**Work item:** All records must be restated word for word.
** Opening Task inputs block **
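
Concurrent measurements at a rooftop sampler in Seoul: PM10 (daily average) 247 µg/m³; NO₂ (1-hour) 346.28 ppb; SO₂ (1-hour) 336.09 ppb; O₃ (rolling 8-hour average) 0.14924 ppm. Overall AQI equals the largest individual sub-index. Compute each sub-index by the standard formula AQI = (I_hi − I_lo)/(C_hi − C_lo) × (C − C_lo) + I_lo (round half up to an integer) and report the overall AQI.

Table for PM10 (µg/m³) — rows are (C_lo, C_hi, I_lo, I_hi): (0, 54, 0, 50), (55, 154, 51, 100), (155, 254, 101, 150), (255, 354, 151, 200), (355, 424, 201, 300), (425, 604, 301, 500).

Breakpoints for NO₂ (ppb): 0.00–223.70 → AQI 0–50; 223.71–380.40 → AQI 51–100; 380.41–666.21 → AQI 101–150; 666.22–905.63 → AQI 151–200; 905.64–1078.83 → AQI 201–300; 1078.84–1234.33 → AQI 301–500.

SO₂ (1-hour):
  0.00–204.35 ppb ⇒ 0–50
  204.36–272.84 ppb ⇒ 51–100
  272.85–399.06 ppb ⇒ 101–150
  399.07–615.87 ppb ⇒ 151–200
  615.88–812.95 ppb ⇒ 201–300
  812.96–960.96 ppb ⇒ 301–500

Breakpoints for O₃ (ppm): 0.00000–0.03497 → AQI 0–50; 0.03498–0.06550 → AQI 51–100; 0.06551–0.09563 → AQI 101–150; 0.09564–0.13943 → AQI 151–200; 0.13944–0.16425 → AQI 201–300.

240

PM10: row 155–254 (AQI 101–150). (150−101)·(247−155)/(254−155) + 101 = 49·92/99 + 101 ≈ 146.54 → 147.
NO₂: 346.28 ∈ [223.71, 380.40] ↔ index [51, 100].
51 + (346.28−223.71)·(100−51)/(380.40−223.71) = 51 + 122.57·49/156.69 ≈ 89.33, so AQI = 89.
SO₂: 336.09 lies in 272.85–399.06, so I_lo=101, I_hi=150, C_lo=272.85, C_hi=399.06.
(150−101)/(399.06−272.85) × (336.09−272.85) + 101 = 49/126.21 × 63.24 + 101 ≈ 125.55 → 126.
O₃: row 0.13944–0.16425 (AQI 201–300). (300−201)·(0.14924−0.13944)/(0.16425−0.13944) + 201 = 99·0.00980/0.02481 + 201 ≈ 240.11 → 240.
Sub-indices: PM10→147, NO₂→89, SO₂→126, O₃→240. Overall AQI = max = 240; dominant pollutant is O₃.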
** Closing Task inputs block **
**Answer for this exercise:**
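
Concurrent measurements at a rooftop sampler in Seoul: PM10 (daily average) 247 µg/m³; NO₂ (1-hour) 346.28 ppb; SO₂ (1-hour) 336.09 ppb; O₃ (rolling 8-hour average) 0.14924 ppm. Overall AQI equals the largest individual sub-index. Compute each sub-index by the standard formula AQI = (I_hi − I_lo)/(C_hi − C_lo) × (C − C_lo) + I_lo (round half up to an integer) and report the overall AQI.

Table for PM10 (µg/m³) — rows are (C_lo, C_hi, I_lo, I_hi): (0, 54, 0, 50), (55, 154, 51, 100), (155, 254, 101, 150), (255, 354, 151, 200), (355, 424, 201, 300), (425, 604, 301, 500).

Breakpoints for NO₂ (ppb): 0.00–223.70 → AQI 0–50; 223.71–380.40 → AQI 51–100; 380.41–666.21 → AQI 101–150; 666.22–905.63 → AQI 151–200; 905.64–1078.83 → AQI 201–300; 1078.84–1234.33 → AQI 301–500.

SO₂ (1-hour):
  0.00–204.35 ppb ⇒ 0–50
  204.36–272.84 ppb ⇒ 51–100
  272.85–399.06 ppb ⇒ 101–150
  399.07–615.87 ppb ⇒ 151–200
  615.88–812.95 ppb ⇒ 201–300
  812.96–960.96 ppb ⇒ 301–500

Breakpoints for O₃ (ppm): 0.00000–0.03497 → AQI 0–50; 0.03498–0.06550 → AQI 51–100; 0.06551–0.09563 → AQI 101–150; 0.09564–0.13943 → AQI 151–200; 0.13944–0.16425 → AQI 201–300.

240

PM10: row 155–254 (AQI 101–150). (150−101)·(247−155)/(254−155) + 101 = 49·92/99 + 101 ≈ 146.54 → 147.
NO₂: 346.28 ∈ [223.71, 380.40] ↔ index [51, 100].
51 + (346.28−223.71)·(100−51)/(380.40−223.71) = 51 + 122.57·49/156.69 ≈ 89.33, so AQI = 89.
SO₂: 336.09 lies in 272.85–399.06, so I_lo=101, I_hi=150, C_lo=272.85, C_hi=399.06.
(150−101)/(399.06−272.85) × (336.09−272.85) + 101 = 49/126.21 × 63.24 + 101 ≈ 125.55 → 126.
O₃: row 0.13944–0.16425 (AQI 201–300). (300−201)·(0.14924−0.13944)/(0.16425−0.13944) + 201 = 99·0.00980/0.02481 + 201 ≈ 240.11 → 240.
Sub-indices: PM10→147, NO₂→89, SO₂→126, O₃→240. Overall AQI = max = 240; dominant pollutant is O₃.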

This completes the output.